*** Opening Provided entries ***

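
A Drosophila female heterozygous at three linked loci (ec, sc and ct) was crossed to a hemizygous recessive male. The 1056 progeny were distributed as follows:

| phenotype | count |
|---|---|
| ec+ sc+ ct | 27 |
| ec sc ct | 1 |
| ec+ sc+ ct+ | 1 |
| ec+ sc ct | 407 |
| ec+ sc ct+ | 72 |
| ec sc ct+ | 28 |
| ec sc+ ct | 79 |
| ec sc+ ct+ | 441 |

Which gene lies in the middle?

ec

The two most frequent reciprocal classes, ec+ sc ct and ec sc+ ct+, are the parental types, so the F1 was ec+ sc ct / ec sc+ ct+.
The two rarest classes, ec sc ct and ec+ sc+ ct+, are the double crossovers. Comparing them with the parentals, only the ec allele has switched, so ec is the middle locus and the order is sc – ec – ct.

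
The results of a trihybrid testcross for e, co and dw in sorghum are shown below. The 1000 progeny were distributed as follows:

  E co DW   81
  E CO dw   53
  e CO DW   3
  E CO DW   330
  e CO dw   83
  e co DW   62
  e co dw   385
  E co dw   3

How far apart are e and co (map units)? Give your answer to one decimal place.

17.0 map units

The two most frequent reciprocal classes, E CO DW and e co dw, are the parental types, so the F1 was E CO DW / e co dw.
The two rarest classes, e CO DW and E co dw, are the double crossovers. Comparing them with the parentals, only the e allele has switched, so e is the middle locus and the order is co – e – dw.
Crossovers in the co–e interval produce the single-crossover classes E co DW and e CO dw (81 + 83 = 164) plus the double crossovers (6).
RF(co–e) = (164 + 6) / 1000 = 170/1000 = 0.1700 → 17.0 map units.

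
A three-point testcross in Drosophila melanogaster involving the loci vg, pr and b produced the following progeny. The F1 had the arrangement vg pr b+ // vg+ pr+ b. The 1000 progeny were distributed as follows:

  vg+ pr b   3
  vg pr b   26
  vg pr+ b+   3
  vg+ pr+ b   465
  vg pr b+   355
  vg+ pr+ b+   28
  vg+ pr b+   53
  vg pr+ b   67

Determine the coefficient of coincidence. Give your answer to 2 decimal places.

The two rarest classes, vg pr+ b+ and vg+ pr b, are the double crossovers. Comparing them with the parentals, only the pr allele has switched, so pr is the middle locus and the order is vg – pr – b.
vg–pr: (120 + 6)/1000 = 0.1260; pr–b: (54 + 6)/1000 = 0.0600.
Expected DCO frequency = 0.1260 × 0.0600 ≈ 0.00756; observed = 6/1000 ≈ 0.00600.
Coefficient of coincidence = 0.00600/0.00756 ≈ 0.79.

0.79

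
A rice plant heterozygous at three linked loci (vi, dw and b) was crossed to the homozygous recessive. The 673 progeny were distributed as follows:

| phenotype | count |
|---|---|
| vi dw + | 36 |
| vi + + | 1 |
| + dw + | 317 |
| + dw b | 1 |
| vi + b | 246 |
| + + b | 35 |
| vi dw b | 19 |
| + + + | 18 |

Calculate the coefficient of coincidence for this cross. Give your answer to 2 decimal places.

The two most frequent reciprocal classes, + dw + and vi + b, are the parental types, so the F1 was + dw + / vi + b.
The two rarest classes, + dw b and vi + +, are the double crossovers. Comparing them with the parentals, only the b allele has switched, so b is the middle locus and the order is vi – b – dw.
vi–b: (71 + 2)/673 = 0.1085; b–dw: (37 + 2)/673 = 0.0579.
Expected DCO frequency = 0.1085 × 0.0579 ≈ 0.00628; observed = 2/673 ≈ 0.00297.
Coefficient of coincidence = 0.00297/0.00628 ≈ 0.47.

0.47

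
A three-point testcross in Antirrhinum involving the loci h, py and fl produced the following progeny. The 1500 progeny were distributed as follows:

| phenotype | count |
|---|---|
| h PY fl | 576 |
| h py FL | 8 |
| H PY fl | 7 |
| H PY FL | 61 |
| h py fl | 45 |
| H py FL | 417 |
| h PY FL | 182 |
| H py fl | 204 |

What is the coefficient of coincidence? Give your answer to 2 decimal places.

The two most frequent reciprocal classes, H py FL and h PY fl, are the parental types, so the F1 was H py FL / h PY fl.
The two rarest classes, h py FL and H PY fl, are the double crossovers. Comparing them with the parentals, only the h allele has switched, so h is the middle locus and the order is py – h – fl.
py–h: (106 + 15)/1500 = 0.0807; h–fl: (386 + 15)/1500 = 0.2673.
Expected DCO frequency = 0.0807 × 0.2673 ≈ 0.02157; observed = 15/1500 ≈ 0.01000.
Coefficient of coincidence = 0.01000/0.02157 ≈ 0.46.

0.46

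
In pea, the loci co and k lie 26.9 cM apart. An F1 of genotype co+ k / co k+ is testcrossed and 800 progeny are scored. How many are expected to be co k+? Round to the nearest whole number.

A map distance of 26.9 cM corresponds to a recombination frequency of 0.269.
The F1 is co+ k / co k+, so co k+ is a parental gamete class with expected frequency (1 − r)/2 = 0.731/2 = 0.3655.
Expected number = 0.3655 × 800 = 292.40 ≈ 292.

292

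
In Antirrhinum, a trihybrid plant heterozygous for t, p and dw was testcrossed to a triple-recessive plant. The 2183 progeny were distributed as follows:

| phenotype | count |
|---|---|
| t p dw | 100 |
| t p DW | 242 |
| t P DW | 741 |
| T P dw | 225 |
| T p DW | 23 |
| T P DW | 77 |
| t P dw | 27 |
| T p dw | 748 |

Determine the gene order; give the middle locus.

The two most frequent reciprocal classes, t P DW and T p dw, are the parental types, so the F1 was t P DW / T p dw.
The two rarest classes, t P dw and T p DW, are the double crossovers. Comparing them with the parentals, only the dw allele has switched, so dw is the middle locus and the order is p – dw – t.

dw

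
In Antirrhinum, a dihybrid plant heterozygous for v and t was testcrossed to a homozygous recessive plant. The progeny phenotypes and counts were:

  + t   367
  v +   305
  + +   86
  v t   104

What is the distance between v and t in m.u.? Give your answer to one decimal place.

22.0 m.u.

The two most frequent classes, + t (367) and v + (305), are the parental types, so the F1 was + t / v +.
The recombinant classes are + + and v t: 86 + 104 = 190.
Recombination frequency = 190/862 = 0.2204 ≈ 22.0%, i.e. 22.0 m.u.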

*** Closing Provided entries ***

== Task brief ==
Gather from the data above every line with the string "following".

== Problem solution ==
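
A three-point testcross in Drosophila melanogaster involving the loci vg, pr and b produced the following progeny. The F1 had the arrangement vg pr b+ // vg+ pr+ b. The 1000 progeny were distributed as follows:
A three-point testcross in Antirrhinum involving the loci h, py and fl produced the following progeny. The 1500 progeny were distributed as follows: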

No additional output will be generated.